● **Your goal**:
From the entries below, output the line with "Entry (actual=K, predicted=G): 3" and each following line up to and including the line with "Entry (actual=K, predicted=K): 17", exactly as written.

● **Data to use**:
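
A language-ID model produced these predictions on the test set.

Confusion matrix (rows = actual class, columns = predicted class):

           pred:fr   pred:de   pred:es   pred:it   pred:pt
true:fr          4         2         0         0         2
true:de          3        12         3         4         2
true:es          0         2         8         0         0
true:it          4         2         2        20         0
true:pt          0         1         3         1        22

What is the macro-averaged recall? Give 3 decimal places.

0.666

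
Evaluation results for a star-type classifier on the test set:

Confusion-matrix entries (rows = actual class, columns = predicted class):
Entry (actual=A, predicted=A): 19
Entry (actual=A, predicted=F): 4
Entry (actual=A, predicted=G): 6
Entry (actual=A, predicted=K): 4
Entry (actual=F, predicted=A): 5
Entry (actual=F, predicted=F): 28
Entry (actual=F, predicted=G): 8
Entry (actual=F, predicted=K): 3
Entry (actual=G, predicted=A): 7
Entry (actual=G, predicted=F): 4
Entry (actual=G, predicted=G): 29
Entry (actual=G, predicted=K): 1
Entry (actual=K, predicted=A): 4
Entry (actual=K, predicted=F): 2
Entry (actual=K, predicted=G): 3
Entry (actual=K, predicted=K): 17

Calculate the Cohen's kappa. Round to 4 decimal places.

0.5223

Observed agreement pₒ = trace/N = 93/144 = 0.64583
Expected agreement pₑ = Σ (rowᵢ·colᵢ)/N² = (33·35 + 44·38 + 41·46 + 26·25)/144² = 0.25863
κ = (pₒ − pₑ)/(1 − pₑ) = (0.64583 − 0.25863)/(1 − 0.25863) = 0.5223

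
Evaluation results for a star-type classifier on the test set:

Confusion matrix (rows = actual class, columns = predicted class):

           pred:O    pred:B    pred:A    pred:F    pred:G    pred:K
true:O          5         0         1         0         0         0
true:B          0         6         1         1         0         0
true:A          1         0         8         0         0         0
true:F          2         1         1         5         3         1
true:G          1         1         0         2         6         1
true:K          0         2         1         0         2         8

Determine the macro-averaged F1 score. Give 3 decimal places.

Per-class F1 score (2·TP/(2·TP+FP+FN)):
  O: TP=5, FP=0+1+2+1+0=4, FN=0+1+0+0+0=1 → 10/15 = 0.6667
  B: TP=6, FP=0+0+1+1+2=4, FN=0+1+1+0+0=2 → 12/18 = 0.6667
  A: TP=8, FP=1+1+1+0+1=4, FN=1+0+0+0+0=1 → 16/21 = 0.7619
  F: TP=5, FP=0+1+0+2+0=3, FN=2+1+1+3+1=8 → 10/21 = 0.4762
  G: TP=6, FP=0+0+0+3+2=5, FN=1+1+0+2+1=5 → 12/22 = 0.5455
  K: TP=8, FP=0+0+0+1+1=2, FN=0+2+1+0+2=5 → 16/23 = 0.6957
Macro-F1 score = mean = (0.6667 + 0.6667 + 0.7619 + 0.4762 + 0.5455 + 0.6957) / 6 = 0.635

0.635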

● **Task solution**:
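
Entry (actual=K, predicted=G): 3
Entry (actual=K, predicted=K): 17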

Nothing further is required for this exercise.